[Saved data entries]
━━━━━━━━━━━━━━━━━━━━
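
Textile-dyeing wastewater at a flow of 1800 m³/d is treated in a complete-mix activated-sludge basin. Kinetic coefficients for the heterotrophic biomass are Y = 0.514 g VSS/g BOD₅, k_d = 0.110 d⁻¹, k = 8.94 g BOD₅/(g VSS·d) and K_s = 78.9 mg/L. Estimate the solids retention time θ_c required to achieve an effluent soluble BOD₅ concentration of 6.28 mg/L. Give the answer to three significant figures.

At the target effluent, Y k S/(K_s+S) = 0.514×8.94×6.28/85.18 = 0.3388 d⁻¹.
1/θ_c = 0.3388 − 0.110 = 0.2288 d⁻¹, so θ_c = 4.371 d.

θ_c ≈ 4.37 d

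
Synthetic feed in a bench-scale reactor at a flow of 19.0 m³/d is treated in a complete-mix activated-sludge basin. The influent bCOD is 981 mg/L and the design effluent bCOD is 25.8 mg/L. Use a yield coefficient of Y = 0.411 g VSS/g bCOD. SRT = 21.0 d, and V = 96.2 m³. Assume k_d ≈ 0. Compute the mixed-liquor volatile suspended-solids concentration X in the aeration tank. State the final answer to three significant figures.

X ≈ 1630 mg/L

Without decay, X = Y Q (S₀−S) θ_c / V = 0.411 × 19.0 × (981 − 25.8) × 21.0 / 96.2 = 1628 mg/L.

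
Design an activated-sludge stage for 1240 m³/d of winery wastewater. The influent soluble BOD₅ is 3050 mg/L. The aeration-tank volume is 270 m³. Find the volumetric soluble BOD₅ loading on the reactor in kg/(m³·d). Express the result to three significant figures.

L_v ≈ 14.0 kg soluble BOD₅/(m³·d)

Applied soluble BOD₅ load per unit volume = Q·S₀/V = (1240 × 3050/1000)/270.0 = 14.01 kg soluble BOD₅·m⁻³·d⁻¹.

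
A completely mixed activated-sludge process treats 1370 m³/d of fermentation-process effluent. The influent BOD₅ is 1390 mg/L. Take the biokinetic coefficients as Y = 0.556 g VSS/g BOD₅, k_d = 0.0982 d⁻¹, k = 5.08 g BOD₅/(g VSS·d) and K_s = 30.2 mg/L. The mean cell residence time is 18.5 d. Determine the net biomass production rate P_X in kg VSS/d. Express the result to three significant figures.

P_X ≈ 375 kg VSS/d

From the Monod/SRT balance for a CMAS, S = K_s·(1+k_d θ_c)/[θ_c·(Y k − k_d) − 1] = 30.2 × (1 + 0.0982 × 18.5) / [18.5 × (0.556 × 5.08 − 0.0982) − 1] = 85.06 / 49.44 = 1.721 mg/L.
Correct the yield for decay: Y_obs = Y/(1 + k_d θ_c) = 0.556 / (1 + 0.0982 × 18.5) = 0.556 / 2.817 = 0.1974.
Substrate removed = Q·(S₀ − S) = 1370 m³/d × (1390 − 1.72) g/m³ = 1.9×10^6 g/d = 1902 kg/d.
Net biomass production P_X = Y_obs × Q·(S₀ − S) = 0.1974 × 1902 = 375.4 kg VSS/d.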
━━━━━━━━━━━━━━━━━━━━
**WHAT TO PRODUCE**
Here the job is to restate all of the data word for word.

**WRITTEN REPLY**
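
Textile-dyeing wastewater at a flow of 1800 m³/d is treated in a complete-mix activated-sludge basin. Kinetic coefficients for the heterotrophic biomass are Y = 0.514 g VSS/g BOD₅, k_d = 0.110 d⁻¹, k = 8.94 g BOD₅/(g VSS·d) and K_s = 78.9 mg/L. Estimate the solids retention time θ_c required to achieve an effluent soluble BOD₅ concentration of 6.28 mg/L. Give the answer to three significant figures.

At the target effluent, Y k S/(K_s+S) = 0.514×8.94×6.28/85.18 = 0.3388 d⁻¹.
1/θ_c = 0.3388 − 0.110 = 0.2288 d⁻¹, so θ_c = 4.371 d.

θ_c ≈ 4.37 d

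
Synthetic feed in a bench-scale reactor at a flow of 19.0 m³/d is treated in a complete-mix activated-sludge basin. The influent bCOD is 981 mg/L and the design effluent bCOD is 25.8 mg/L. Use a yield coefficient of Y = 0.411 g VSS/g bCOD. SRT = 21.0 d, and V = 96.2 m³. Assume k_d ≈ 0. Compute the mixed-liquor volatile suspended-solids concentration X in the aeration tank. State the final answer to three significant figures.

X ≈ 1630 mg/L

Without decay, X = Y Q (S₀−S) θ_c / V = 0.411 × 19.0 × (981 − 25.8) × 21.0 / 96.2 = 1628 mg/L.

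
Design an activated-sludge stage for 1240 m³/d of winery wastewater. The influent soluble BOD₅ is 3050 mg/L. The aeration-tank volume is 270 m³. Find the volumetric soluble BOD₅ loading on the reactor in kg/(m³·d). Express the result to three significant figures.

L_v ≈ 14.0 kg soluble BOD₅/(m³·d)

Applied soluble BOD₅ load per unit volume = Q·S₀/V = (1240 × 3050/1000)/270.0 = 14.01 kg soluble BOD₅·m⁻³·d⁻¹.

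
A completely mixed activated-sludge process treats 1370 m³/d of fermentation-process effluent. The influent BOD₅ is 1390 mg/L. Take the biokinetic coefficients as Y = 0.556 g VSS/g BOD₅, k_d = 0.0982 d⁻¹, k = 5.08 g BOD₅/(g VSS·d) and K_s = 30.2 mg/L. The mean cell residence time is 18.5 d. Determine the net biomass production rate P_X in kg VSS/d. Express the result to three significant figures.

P_X ≈ 375 kg VSS/d

From the Monod/SRT balance for a CMAS, S = K_s·(1+k_d θ_c)/[θ_c·(Y k − k_d) − 1] = 30.2 × (1 + 0.0982 × 18.5) / [18.5 × (0.556 × 5.08 − 0.0982) − 1] = 85.06 / 49.44 = 1.721 mg/L.
Correct the yield for decay: Y_obs = Y/(1 + k_d θ_c) = 0.556 / (1 + 0.0982 × 18.5) = 0.556 / 2.817 = 0.1974.
Substrate removed = Q·(S₀ − S) = 1370 m³/d × (1390 − 1.72) g/m³ = 1.9×10^6 g/d = 1902 kg/d.
Net biomass production P_X = Y_obs × Q·(S₀ − S) = 0.1974 × 1902 = 375.4 kg VSS/d.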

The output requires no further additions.